Saved data entries
━━━━━━━━━━━━━━━━━━━━━━━━━━━━━━

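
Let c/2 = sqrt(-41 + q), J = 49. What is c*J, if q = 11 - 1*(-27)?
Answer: 98*I*sqrt(3) ≈ 169.74*I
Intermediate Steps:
q = 38 (q = 11 + 27 = 38)
c = 2*I*sqrt(3) (c = 2*sqrt(-41 + 38) = 2*sqrt(-3) = 2*(I*sqrt(3)) = 2*I*sqrt(3) ≈ 3.4641*I)
c*J = (2*I*sqrt(3))*49 = 98*I*sqrt(3)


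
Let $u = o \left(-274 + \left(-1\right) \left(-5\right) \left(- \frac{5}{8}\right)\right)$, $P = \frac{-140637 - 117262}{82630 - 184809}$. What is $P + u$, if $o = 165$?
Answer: $- \frac{37375525903}{817432} \approx -45723.0$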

━━━━━━━━━━━━━━━━━━━━━━━━━━━━━━

**YOUR OBJECTIVE:**
Copy each line above exactly as it stands.

**RESPONSE TO THIS TASK:**
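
Let c/2 = sqrt(-41 + q), J = 49. What is c*J, if q = 11 - 1*(-27)?
Answer: 98*I*sqrt(3) ≈ 169.74*I
Intermediate Steps:
q = 38 (q = 11 + 27 = 38)
c = 2*I*sqrt(3) (c = 2*sqrt(-41 + 38) = 2*sqrt(-3) = 2*(I*sqrt(3)) = 2*I*sqrt(3) ≈ 3.4641*I)
c*J = (2*I*sqrt(3))*49 = 98*I*sqrt(3)


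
Let $u = o \left(-274 + \left(-1\right) \left(-5\right) \left(- \frac{5}{8}\right)\right)$, $P = \frac{-140637 - 117262}{82630 - 184809}$. What is $P + u$, if $o = 165$?
Answer: $- \frac{37375525903}{817432} \approx -45723.0$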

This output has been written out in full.